(Dataset entries)
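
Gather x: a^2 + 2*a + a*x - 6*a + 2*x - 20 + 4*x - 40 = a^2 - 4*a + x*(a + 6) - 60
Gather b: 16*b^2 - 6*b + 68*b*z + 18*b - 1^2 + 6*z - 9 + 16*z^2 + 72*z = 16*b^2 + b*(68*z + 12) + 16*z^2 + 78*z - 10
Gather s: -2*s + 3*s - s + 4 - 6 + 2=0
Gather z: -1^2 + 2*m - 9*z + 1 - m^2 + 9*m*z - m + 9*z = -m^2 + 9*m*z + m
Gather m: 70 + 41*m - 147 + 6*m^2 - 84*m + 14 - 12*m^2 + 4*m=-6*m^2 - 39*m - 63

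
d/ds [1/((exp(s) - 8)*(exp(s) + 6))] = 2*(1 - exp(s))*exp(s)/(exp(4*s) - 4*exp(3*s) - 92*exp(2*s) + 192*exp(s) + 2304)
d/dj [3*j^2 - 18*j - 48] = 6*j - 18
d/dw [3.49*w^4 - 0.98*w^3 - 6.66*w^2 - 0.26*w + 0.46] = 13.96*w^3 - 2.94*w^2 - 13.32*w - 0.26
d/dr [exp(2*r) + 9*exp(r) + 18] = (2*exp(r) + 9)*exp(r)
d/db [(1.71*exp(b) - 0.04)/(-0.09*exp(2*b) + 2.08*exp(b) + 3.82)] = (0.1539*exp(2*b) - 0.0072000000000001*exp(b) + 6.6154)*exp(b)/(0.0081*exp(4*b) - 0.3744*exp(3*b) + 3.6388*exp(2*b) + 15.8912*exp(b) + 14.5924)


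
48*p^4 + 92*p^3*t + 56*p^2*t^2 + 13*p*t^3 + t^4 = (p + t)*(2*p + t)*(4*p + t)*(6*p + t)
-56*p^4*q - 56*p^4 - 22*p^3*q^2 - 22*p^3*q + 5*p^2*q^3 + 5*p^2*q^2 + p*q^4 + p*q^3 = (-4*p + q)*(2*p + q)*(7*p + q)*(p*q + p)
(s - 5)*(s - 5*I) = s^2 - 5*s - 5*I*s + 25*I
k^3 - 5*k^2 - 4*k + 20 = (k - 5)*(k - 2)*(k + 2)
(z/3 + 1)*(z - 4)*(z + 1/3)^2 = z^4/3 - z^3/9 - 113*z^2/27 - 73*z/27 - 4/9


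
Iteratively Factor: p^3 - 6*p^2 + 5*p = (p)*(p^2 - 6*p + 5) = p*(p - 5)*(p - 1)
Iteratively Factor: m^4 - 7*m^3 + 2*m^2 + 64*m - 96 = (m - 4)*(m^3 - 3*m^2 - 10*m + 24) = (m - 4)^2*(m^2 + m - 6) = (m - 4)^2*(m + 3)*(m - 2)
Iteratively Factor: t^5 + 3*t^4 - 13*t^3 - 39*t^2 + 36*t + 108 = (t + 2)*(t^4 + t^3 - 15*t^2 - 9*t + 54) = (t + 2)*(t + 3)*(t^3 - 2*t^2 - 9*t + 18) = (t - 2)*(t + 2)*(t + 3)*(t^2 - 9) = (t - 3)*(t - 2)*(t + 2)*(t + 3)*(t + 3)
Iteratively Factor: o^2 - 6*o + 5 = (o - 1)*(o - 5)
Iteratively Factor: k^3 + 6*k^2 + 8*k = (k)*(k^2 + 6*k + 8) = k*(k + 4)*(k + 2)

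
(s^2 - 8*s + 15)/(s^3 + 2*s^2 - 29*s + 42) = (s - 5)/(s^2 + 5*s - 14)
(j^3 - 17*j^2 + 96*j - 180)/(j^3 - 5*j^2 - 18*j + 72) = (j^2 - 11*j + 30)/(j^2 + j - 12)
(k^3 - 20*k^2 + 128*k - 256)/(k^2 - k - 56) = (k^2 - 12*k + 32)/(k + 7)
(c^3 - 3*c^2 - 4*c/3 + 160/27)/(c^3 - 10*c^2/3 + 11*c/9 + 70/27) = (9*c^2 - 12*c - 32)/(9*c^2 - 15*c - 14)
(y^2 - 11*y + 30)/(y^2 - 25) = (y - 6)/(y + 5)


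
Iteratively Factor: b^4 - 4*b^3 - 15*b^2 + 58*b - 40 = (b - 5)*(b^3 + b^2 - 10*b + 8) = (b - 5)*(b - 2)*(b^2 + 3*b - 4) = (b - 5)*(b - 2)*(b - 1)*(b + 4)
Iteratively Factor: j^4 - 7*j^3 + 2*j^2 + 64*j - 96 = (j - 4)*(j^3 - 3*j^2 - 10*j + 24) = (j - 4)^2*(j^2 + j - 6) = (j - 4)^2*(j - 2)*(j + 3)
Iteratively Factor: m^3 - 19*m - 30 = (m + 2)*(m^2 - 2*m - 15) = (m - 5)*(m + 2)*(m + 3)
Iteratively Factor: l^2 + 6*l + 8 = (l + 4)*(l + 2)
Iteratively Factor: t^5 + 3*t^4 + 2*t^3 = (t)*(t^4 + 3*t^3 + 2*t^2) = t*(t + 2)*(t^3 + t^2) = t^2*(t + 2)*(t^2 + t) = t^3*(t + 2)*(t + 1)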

Problem requirements
Your task is to find every line above containing the word "Gather" and copy it.

Answer to this exercise
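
Gather x: a^2 + 2*a + a*x - 6*a + 2*x - 20 + 4*x - 40 = a^2 - 4*a + x*(a + 6) - 60
Gather b: 16*b^2 - 6*b + 68*b*z + 18*b - 1^2 + 6*z - 9 + 16*z^2 + 72*z = 16*b^2 + b*(68*z + 12) + 16*z^2 + 78*z - 10
Gather s: -2*s + 3*s - s + 4 - 6 + 2=0
Gather z: -1^2 + 2*m - 9*z + 1 - m^2 + 9*m*z - m + 9*z = -m^2 + 9*m*z + m
Gather m: 70 + 41*m - 147 + 6*m^2 - 84*m + 14 - 12*m^2 + 4*m=-6*m^2 - 39*m - 63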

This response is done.